*Your goal*
Filter by the string "rewrite": return the lines of the material that contain it.

*Data extract*
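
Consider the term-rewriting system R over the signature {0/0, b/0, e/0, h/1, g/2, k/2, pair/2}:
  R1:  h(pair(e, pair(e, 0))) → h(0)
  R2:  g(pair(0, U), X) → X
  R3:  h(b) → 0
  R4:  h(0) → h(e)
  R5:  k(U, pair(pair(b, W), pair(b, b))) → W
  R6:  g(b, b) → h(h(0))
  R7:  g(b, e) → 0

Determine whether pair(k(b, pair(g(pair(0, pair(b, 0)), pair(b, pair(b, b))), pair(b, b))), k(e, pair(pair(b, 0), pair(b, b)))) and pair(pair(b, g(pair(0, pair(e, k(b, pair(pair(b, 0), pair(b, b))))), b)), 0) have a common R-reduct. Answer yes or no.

Reduce t₁ = pair(k(b, pair(g(pair(0, pair(b, 0)), pair(b, pair(b, b))), pair(b, b))), k(e, pair(pair(b, 0), pair(b, b)))):
1. pair(k(b, pair(g(pair(0, pair(b, 0)), pair(b, pair(b, b))), pair(b, b))), k(e, pair(pair(b, 0), pair(b, b))))  →  pair(k(b, pair(pair(b, pair(b, b)), pair(b, b))), k(e, pair(pair(b, 0), pair(b, b))))   [R2 at 1.2.1]
2. pair(k(b, pair(pair(b, pair(b, b)), pair(b, b))), k(e, pair(pair(b, 0), pair(b, b))))  →  pair(pair(b, b), k(e, pair(pair(b, 0), pair(b, b))))   [R5 at 1]
3. pair(pair(b, b), k(e, pair(pair(b, 0), pair(b, b))))  →  pair(pair(b, b), 0)   [R5 at 2]

Reduce t₂ = pair(pair(b, g(pair(0, pair(e, k(b, pair(pair(b, 0), pair(b, b))))), b)), 0):
1. pair(pair(b, g(pair(0, pair(e, k(b, pair(pair(b, 0), pair(b, b))))), b)), 0)  →  pair(pair(b, b), 0)   [R2 at 1.2]

yes — NF(t₁) = pair(pair(b, b), 0), NF(t₂) = pair(pair(b, b), 0)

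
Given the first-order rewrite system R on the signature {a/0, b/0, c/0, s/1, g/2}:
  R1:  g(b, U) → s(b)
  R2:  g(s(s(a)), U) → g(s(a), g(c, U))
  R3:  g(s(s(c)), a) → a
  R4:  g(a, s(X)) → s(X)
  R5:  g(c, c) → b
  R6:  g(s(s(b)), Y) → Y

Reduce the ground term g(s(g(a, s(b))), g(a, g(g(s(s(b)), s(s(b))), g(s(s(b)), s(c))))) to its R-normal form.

1. g(s(g(a, s(b))), g(a, g(g(s(s(b)), s(s(b))), g(s(s(b)), s(c)))))  →  g(s(s(b)), g(a, g(g(s(s(b)), s(s(b))), g(s(s(b)), s(c)))))   [R4 at 1.1]
2. g(s(s(b)), g(a, g(g(s(s(b)), s(s(b))), g(s(s(b)), s(c)))))  →  g(a, g(g(s(s(b)), s(s(b))), g(s(s(b)), s(c))))   [R6 at ε]
3. g(a, g(g(s(s(b)), s(s(b))), g(s(s(b)), s(c))))  →  g(a, g(s(s(b)), g(s(s(b)), s(c))))   [R6 at 2.1]
4. g(a, g(s(s(b)), g(s(s(b)), s(c))))  →  g(a, g(s(s(b)), s(c)))   [R6 at 2]
5. g(a, g(s(s(b)), s(c)))  →  g(a, s(c))   [R6 at 2]
6. g(a, s(c))  →  s(c)   [R4 at ε]

s(c)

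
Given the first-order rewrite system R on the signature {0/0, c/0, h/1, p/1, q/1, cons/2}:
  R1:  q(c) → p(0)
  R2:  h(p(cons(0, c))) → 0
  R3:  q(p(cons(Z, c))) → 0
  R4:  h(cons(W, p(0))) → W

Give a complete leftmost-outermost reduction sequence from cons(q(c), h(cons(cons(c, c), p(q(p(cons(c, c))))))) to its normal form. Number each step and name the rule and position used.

cons(p(0), cons(c, c))

1. cons(q(c), h(cons(cons(c, c), p(q(p(cons(c, c)))))))  →  cons(p(0), h(cons(cons(c, c), p(q(p(cons(c, c)))))))   [R1 at 1]
2. cons(p(0), h(cons(cons(c, c), p(q(p(cons(c, c)))))))  →  cons(p(0), h(cons(cons(c, c), p(0))))   [R3 at 2.1.2.1]
3. cons(p(0), h(cons(cons(c, c), p(0))))  →  cons(p(0), cons(c, c))   [R4 at 2]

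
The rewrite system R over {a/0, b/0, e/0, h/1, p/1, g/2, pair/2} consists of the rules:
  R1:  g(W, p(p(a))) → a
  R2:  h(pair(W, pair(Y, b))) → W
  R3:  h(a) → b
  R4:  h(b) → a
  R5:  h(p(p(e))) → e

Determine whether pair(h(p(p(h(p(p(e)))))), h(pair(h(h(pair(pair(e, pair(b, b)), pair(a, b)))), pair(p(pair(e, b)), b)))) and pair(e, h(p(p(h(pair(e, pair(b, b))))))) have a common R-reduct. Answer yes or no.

Reduce t₁ = pair(h(p(p(h(p(p(e)))))), h(pair(h(h(pair(pair(e, pair(b, b)), pair(a, b)))), pair(p(pair(e, b)), b)))):
1. pair(h(p(p(h(p(p(e)))))), h(pair(h(h(pair(pair(e, pair(b, b)), pair(a, b)))), pair(p(pair(e, b)), b))))  →  pair(h(p(p(e))), h(pair(h(h(pair(pair(e, pair(b, b)), pair(a, b)))), pair(p(pair(e, b)), b))))   [R5 at 1.1.1.1]
2. pair(h(p(p(e))), h(pair(h(h(pair(pair(e, pair(b, b)), pair(a, b)))), pair(p(pair(e, b)), b))))  →  pair(e, h(pair(h(h(pair(pair(e, pair(b, b)), pair(a, b)))), pair(p(pair(e, b)), b))))   [R5 at 1]
3. pair(e, h(pair(h(h(pair(pair(e, pair(b, b)), pair(a, b)))), pair(p(pair(e, b)), b))))  →  pair(e, h(h(pair(pair(e, pair(b, b)), pair(a, b)))))   [R2 at 2]
4. pair(e, h(h(pair(pair(e, pair(b, b)), pair(a, b)))))  →  pair(e, h(pair(e, pair(b, b))))   [R2 at 2.1]
5. pair(e, h(pair(e, pair(b, b))))  →  pair(e, e)   [R2 at 2]

Reduce t₂ = pair(e, h(p(p(h(pair(e, pair(b, b))))))):
1. pair(e, h(p(p(h(pair(e, pair(b, b)))))))  →  pair(e, h(p(p(e))))   [R2 at 2.1.1.1]
2. pair(e, h(p(p(e))))  →  pair(e, e)   [R5 at 2]

yes — NF(t₁) = pair(e, e), NF(t₂) = pair(e, e)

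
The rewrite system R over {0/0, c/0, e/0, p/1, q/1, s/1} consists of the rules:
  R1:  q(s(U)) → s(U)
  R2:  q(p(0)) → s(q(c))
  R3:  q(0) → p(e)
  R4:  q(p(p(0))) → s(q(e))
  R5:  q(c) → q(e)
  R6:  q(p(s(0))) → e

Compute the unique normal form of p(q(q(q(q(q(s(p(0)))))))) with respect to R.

1. p(q(q(q(q(q(s(p(0))))))))  →  p(q(q(q(q(s(p(0)))))))   [R1 at 1.1.1.1.1]
2. p(q(q(q(q(s(p(0)))))))  →  p(q(q(q(s(p(0))))))   [R1 at 1.1.1.1]
3. p(q(q(q(s(p(0))))))  →  p(q(q(s(p(0)))))   [R1 at 1.1.1]
4. p(q(q(s(p(0)))))  →  p(q(s(p(0))))   [R1 at 1.1]
5. p(q(s(p(0))))  →  p(s(p(0)))   [R1 at 1]

p(s(p(0)))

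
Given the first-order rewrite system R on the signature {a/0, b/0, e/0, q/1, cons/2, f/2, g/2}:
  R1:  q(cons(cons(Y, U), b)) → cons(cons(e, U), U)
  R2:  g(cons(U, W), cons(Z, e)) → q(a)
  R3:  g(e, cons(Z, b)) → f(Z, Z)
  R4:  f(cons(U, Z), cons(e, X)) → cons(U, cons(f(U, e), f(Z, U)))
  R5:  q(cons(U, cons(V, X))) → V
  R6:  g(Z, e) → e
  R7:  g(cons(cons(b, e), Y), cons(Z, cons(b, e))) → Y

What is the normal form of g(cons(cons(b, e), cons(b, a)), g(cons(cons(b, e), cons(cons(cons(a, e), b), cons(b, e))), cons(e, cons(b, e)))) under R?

cons(b, a)

1. g(cons(cons(b, e), cons(b, a)), g(cons(cons(b, e), cons(cons(cons(a, e), b), cons(b, e))), cons(e, cons(b, e))))  →  g(cons(cons(b, e), cons(b, a)), cons(cons(cons(a, e), b), cons(b, e)))   [R7 at 2]
2. g(cons(cons(b, e), cons(b, a)), cons(cons(cons(a, e), b), cons(b, e)))  →  cons(b, a)   [R7 at ε]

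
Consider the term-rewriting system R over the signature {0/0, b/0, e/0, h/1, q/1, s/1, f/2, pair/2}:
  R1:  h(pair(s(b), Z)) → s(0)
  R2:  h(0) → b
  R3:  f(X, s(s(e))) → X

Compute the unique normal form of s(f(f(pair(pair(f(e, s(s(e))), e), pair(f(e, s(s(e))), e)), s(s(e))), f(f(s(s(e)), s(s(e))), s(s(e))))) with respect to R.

s(pair(pair(e, e), pair(e, e)))

1. s(f(f(pair(pair(f(e, s(s(e))), e), pair(f(e, s(s(e))), e)), s(s(e))), f(f(s(s(e)), s(s(e))), s(s(e)))))  →  s(f(pair(pair(f(e, s(s(e))), e), pair(f(e, s(s(e))), e)), f(f(s(s(e)), s(s(e))), s(s(e)))))   [R3 at 1.1]
2. s(f(pair(pair(f(e, s(s(e))), e), pair(f(e, s(s(e))), e)), f(f(s(s(e)), s(s(e))), s(s(e)))))  →  s(f(pair(pair(e, e), pair(f(e, s(s(e))), e)), f(f(s(s(e)), s(s(e))), s(s(e)))))   [R3 at 1.1.1.1]
3. s(f(pair(pair(e, e), pair(f(e, s(s(e))), e)), f(f(s(s(e)), s(s(e))), s(s(e)))))  →  s(f(pair(pair(e, e), pair(e, e)), f(f(s(s(e)), s(s(e))), s(s(e)))))   [R3 at 1.1.2.1]
4. s(f(pair(pair(e, e), pair(e, e)), f(f(s(s(e)), s(s(e))), s(s(e)))))  →  s(f(pair(pair(e, e), pair(e, e)), f(s(s(e)), s(s(e)))))   [R3 at 1.2]
5. s(f(pair(pair(e, e), pair(e, e)), f(s(s(e)), s(s(e)))))  →  s(f(pair(pair(e, e), pair(e, e)), s(s(e))))   [R3 at 1.2]
6. s(f(pair(pair(e, e), pair(e, e)), s(s(e))))  →  s(pair(pair(e, e), pair(e, e)))   [R3 at 1]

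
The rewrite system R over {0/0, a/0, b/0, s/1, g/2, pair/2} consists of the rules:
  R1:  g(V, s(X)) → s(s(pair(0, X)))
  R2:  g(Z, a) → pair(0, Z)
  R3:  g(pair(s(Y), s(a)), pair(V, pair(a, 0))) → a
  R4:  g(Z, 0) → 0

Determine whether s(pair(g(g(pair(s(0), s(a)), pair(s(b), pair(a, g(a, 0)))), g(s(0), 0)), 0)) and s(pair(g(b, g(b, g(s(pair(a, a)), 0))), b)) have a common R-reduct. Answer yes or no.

no — NF(t₁) = s(pair(0, 0)), NF(t₂) = s(pair(0, b))

Reduce t₁ = s(pair(g(g(pair(s(0), s(a)), pair(s(b), pair(a, g(a, 0)))), g(s(0), 0)), 0)):
1. s(pair(g(g(pair(s(0), s(a)), pair(s(b), pair(a, g(a, 0)))), g(s(0), 0)), 0))  →  s(pair(g(g(pair(s(0), s(a)), pair(s(b), pair(a, 0))), g(s(0), 0)), 0))   [R4 at 1.1.1.2.2.2]
2. s(pair(g(g(pair(s(0), s(a)), pair(s(b), pair(a, 0))), g(s(0), 0)), 0))  →  s(pair(g(a, g(s(0), 0)), 0))   [R3 at 1.1.1]
3. s(pair(g(a, g(s(0), 0)), 0))  →  s(pair(g(a, 0), 0))   [R4 at 1.1.2]
4. s(pair(g(a, 0), 0))  →  s(pair(0, 0))   [R4 at 1.1]

Reduce t₂ = s(pair(g(b, g(b, g(s(pair(a, a)), 0))), b)):
1. s(pair(g(b, g(b, g(s(pair(a, a)), 0))), b))  →  s(pair(g(b, g(b, 0)), b))   [R4 at 1.1.2.2]
2. s(pair(g(b, g(b, 0)), b))  →  s(pair(g(b, 0), b))   [R4 at 1.1.2]
3. s(pair(g(b, 0), b))  →  s(pair(0, b))   [R4 at 1.1]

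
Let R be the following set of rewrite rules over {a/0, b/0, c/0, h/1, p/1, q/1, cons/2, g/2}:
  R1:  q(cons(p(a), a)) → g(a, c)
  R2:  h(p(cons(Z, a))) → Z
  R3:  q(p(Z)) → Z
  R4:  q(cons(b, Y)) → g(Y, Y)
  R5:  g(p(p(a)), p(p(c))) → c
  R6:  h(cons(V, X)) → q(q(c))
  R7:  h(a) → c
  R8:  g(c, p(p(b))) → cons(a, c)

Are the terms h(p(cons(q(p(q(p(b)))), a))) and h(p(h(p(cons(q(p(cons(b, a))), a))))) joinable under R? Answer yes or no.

Reduce t₁ = h(p(cons(q(p(q(p(b)))), a))):
1. h(p(cons(q(p(q(p(b)))), a)))  →  q(p(q(p(b))))   [R2 at ε]
2. q(p(q(p(b))))  →  q(p(b))   [R3 at ε]
3. q(p(b))  →  b   [R3 at ε]

Reduce t₂ = h(p(h(p(cons(q(p(cons(b, a))), a))))):
1. h(p(h(p(cons(q(p(cons(b, a))), a)))))  →  h(p(q(p(cons(b, a)))))   [R2 at 1.1]
2. h(p(q(p(cons(b, a)))))  →  h(p(cons(b, a)))   [R3 at 1.1]
3. h(p(cons(b, a)))  →  b   [R2 at ε]

yes — NF(t₁) = b, NF(t₂) = b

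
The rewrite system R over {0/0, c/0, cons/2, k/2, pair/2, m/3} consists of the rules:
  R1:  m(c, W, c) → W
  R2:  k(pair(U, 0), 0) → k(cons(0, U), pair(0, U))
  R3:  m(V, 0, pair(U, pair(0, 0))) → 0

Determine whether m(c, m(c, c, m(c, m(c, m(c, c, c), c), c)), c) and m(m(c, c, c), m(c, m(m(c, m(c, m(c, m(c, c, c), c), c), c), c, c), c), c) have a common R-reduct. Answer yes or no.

Reduce t₁ = m(c, m(c, c, m(c, m(c, m(c, c, c), c), c)), c):
1. m(c, m(c, c, m(c, m(c, m(c, c, c), c), c)), c)  →  m(c, c, m(c, m(c, m(c, c, c), c), c))   [R1 at ε]
2. m(c, c, m(c, m(c, m(c, c, c), c), c))  →  m(c, c, m(c, m(c, c, c), c))   [R1 at 3]
3. m(c, c, m(c, m(c, c, c), c))  →  m(c, c, m(c, c, c))   [R1 at 3]
4. m(c, c, m(c, c, c))  →  m(c, c, c)   [R1 at 3]
5. m(c, c, c)  →  c   [R1 at ε]

Reduce t₂ = m(m(c, c, c), m(c, m(m(c, m(c, m(c, m(c, c, c), c), c), c), c, c), c), c):
1. m(m(c, c, c), m(c, m(m(c, m(c, m(c, m(c, c, c), c), c), c), c, c), c), c)  →  m(c, m(c, m(m(c, m(c, m(c, m(c, c, c), c), c), c), c, c), c), c)   [R1 at 1]
2. m(c, m(c, m(m(c, m(c, m(c, m(c, c, c), c), c), c), c, c), c), c)  →  m(c, m(m(c, m(c, m(c, m(c, c, c), c), c), c), c, c), c)   [R1 at ε]
3. m(c, m(m(c, m(c, m(c, m(c, c, c), c), c), c), c, c), c)  →  m(m(c, m(c, m(c, m(c, c, c), c), c), c), c, c)   [R1 at ε]
4. m(m(c, m(c, m(c, m(c, c, c), c), c), c), c, c)  →  m(m(c, m(c, m(c, c, c), c), c), c, c)   [R1 at 1]
5. m(m(c, m(c, m(c, c, c), c), c), c, c)  →  m(m(c, m(c, c, c), c), c, c)   [R1 at 1]
6. m(m(c, m(c, c, c), c), c, c)  →  m(m(c, c, c), c, c)   [R1 at 1]
7. m(m(c, c, c), c, c)  →  m(c, c, c)   [R1 at 1]
8. m(c, c, c)  →  c   [R1 at ε]

yes — NF(t₁) = c, NF(t₂) = c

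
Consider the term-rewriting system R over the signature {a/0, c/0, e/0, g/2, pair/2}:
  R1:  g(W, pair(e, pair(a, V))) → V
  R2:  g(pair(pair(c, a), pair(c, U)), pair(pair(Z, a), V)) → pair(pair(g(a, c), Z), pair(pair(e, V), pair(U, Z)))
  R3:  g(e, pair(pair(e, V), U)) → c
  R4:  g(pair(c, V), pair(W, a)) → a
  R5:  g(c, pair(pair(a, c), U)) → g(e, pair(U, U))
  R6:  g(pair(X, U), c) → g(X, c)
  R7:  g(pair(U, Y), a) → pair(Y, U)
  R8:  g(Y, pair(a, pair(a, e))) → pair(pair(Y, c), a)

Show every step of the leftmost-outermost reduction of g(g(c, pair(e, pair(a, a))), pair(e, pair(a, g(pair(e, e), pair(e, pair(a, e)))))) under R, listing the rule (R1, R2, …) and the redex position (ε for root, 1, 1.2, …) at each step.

e

1. g(g(c, pair(e, pair(a, a))), pair(e, pair(a, g(pair(e, e), pair(e, pair(a, e))))))  →  g(pair(e, e), pair(e, pair(a, e)))   [R1 at ε]
2. g(pair(e, e), pair(e, pair(a, e)))  →  e   [R1 at ε]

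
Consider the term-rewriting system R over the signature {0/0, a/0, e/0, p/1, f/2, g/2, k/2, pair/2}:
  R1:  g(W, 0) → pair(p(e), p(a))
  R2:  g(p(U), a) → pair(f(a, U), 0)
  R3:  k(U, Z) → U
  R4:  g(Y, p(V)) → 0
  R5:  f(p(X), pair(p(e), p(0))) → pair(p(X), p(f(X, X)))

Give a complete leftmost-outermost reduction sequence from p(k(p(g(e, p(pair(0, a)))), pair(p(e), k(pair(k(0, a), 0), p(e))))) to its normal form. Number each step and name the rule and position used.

p(p(0))

1. p(k(p(g(e, p(pair(0, a)))), pair(p(e), k(pair(k(0, a), 0), p(e)))))  →  p(p(g(e, p(pair(0, a)))))   [R3 at 1]
2. p(p(g(e, p(pair(0, a)))))  →  p(p(0))   [R4 at 1.1]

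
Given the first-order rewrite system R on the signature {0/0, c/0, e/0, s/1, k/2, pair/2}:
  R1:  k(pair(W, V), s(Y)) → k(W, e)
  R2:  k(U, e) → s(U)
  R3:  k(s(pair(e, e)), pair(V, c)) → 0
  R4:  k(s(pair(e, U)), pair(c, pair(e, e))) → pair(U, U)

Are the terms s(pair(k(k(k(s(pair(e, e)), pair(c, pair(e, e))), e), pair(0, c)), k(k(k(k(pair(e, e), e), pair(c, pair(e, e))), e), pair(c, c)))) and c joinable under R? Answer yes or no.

Reduce t₁ = s(pair(k(k(k(s(pair(e, e)), pair(c, pair(e, e))), e), pair(0, c)), k(k(k(k(pair(e, e), e), pair(c, pair(e, e))), e), pair(c, c)))):
1. s(pair(k(k(k(s(pair(e, e)), pair(c, pair(e, e))), e), pair(0, c)), k(k(k(k(pair(e, e), e), pair(c, pair(e, e))), e), pair(c, c))))  →  s(pair(k(s(k(s(pair(e, e)), pair(c, pair(e, e)))), pair(0, c)), k(k(k(k(pair(e, e), e), pair(c, pair(e, e))), e), pair(c, c))))   [R2 at 1.1.1]
2. s(pair(k(s(k(s(pair(e, e)), pair(c, pair(e, e)))), pair(0, c)), k(k(k(k(pair(e, e), e), pair(c, pair(e, e))), e), pair(c, c))))  →  s(pair(k(s(pair(e, e)), pair(0, c)), k(k(k(k(pair(e, e), e), pair(c, pair(e, e))), e), pair(c, c))))   [R4 at 1.1.1.1]
3. s(pair(k(s(pair(e, e)), pair(0, c)), k(k(k(k(pair(e, e), e), pair(c, pair(e, e))), e), pair(c, c))))  →  s(pair(0, k(k(k(k(pair(e, e), e), pair(c, pair(e, e))), e), pair(c, c))))   [R3 at 1.1]
4. s(pair(0, k(k(k(k(pair(e, e), e), pair(c, pair(e, e))), e), pair(c, c))))  →  s(pair(0, k(s(k(k(pair(e, e), e), pair(c, pair(e, e)))), pair(c, c))))   [R2 at 1.2.1]
5. s(pair(0, k(s(k(k(pair(e, e), e), pair(c, pair(e, e)))), pair(c, c))))  →  s(pair(0, k(s(k(s(pair(e, e)), pair(c, pair(e, e)))), pair(c, c))))   [R2 at 1.2.1.1.1]
6. s(pair(0, k(s(k(s(pair(e, e)), pair(c, pair(e, e)))), pair(c, c))))  →  s(pair(0, k(s(pair(e, e)), pair(c, c))))   [R4 at 1.2.1.1]
7. s(pair(0, k(s(pair(e, e)), pair(c, c))))  →  s(pair(0, 0))   [R3 at 1.2]

Reduce t₂ = c:

no — NF(t₁) = s(pair(0, 0)), NF(t₂) = c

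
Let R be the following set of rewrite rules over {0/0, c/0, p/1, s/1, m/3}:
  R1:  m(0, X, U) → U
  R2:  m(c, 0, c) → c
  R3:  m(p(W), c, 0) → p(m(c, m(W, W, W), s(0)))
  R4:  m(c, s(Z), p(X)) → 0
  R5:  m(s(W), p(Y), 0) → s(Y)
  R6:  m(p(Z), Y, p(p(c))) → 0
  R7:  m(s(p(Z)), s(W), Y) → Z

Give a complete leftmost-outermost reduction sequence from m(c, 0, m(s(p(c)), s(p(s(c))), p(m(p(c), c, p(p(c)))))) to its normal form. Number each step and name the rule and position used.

1. m(c, 0, m(s(p(c)), s(p(s(c))), p(m(p(c), c, p(p(c))))))  →  m(c, 0, c)   [R7 at 3]
2. m(c, 0, c)  →  c   [R2 at ε]

c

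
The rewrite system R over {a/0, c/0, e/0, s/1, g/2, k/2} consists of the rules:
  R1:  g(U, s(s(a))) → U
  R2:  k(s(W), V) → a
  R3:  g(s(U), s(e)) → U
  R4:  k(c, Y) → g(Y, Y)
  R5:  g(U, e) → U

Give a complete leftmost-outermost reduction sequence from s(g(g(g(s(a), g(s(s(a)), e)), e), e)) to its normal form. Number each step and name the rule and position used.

1. s(g(g(g(s(a), g(s(s(a)), e)), e), e))  →  s(g(g(s(a), g(s(s(a)), e)), e))   [R5 at 1]
2. s(g(g(s(a), g(s(s(a)), e)), e))  →  s(g(s(a), g(s(s(a)), e)))   [R5 at 1]
3. s(g(s(a), g(s(s(a)), e)))  →  s(g(s(a), s(s(a))))   [R5 at 1.2]
4. s(g(s(a), s(s(a))))  →  s(s(a))   [R1 at 1]

s(s(a))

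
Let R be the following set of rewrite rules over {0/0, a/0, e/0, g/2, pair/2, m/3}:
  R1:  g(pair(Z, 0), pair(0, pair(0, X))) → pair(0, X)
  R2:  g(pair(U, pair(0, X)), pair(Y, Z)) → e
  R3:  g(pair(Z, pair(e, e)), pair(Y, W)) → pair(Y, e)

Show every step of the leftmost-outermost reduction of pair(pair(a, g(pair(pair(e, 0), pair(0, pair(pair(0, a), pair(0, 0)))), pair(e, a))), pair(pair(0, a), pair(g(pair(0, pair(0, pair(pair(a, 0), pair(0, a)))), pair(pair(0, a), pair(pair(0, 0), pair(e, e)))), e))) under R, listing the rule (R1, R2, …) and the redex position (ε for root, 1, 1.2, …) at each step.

pair(pair(a, e), pair(pair(0, a), pair(e, e)))

1. pair(pair(a, g(pair(pair(e, 0), pair(0, pair(pair(0, a), pair(0, 0)))), pair(e, a))), pair(pair(0, a), pair(g(pair(0, pair(0, pair(pair(a, 0), pair(0, a)))), pair(pair(0, a), pair(pair(0, 0), pair(e, e)))), e)))  →  pair(pair(a, e), pair(pair(0, a), pair(g(pair(0, pair(0, pair(pair(a, 0), pair(0, a)))), pair(pair(0, a), pair(pair(0, 0), pair(e, e)))), e)))   [R2 at 1.2]
2. pair(pair(a, e), pair(pair(0, a), pair(g(pair(0, pair(0, pair(pair(a, 0), pair(0, a)))), pair(pair(0, a), pair(pair(0, 0), pair(e, e)))), e)))  →  pair(pair(a, e), pair(pair(0, a), pair(e, e)))   [R2 at 2.2.1]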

*Result*
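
Given the first-order rewrite system R on the signature {a/0, b/0, c/0, s/1, g/2}:
Given the first-order rewrite system R on the signature {0/0, c/0, h/1, p/1, q/1, cons/2}:
The rewrite system R over {a/0, b/0, e/0, h/1, p/1, g/2, pair/2} consists of the rules:
The rewrite system R over {0/0, c/0, e/0, p/1, q/1, s/1} consists of the rules:
Given the first-order rewrite system R on the signature {a/0, b/0, e/0, q/1, cons/2, f/2, g/2}:
The rewrite system R over {0/0, a/0, b/0, s/1, g/2, pair/2} consists of the rules:
Let R be the following set of rewrite rules over {a/0, b/0, c/0, h/1, p/1, q/1, cons/2, g/2}:
The rewrite system R over {0/0, c/0, cons/2, k/2, pair/2, m/3} consists of the rules:
Given the first-order rewrite system R on the signature {0/0, c/0, e/0, s/1, k/2, pair/2}:
Let R be the following set of rewrite rules over {0/0, c/0, p/1, s/1, m/3}:
The rewrite system R over {a/0, c/0, e/0, s/1, g/2, k/2} consists of the rules:
Let R be the following set of rewrite rules over {0/0, a/0, e/0, g/2, pair/2, m/3}: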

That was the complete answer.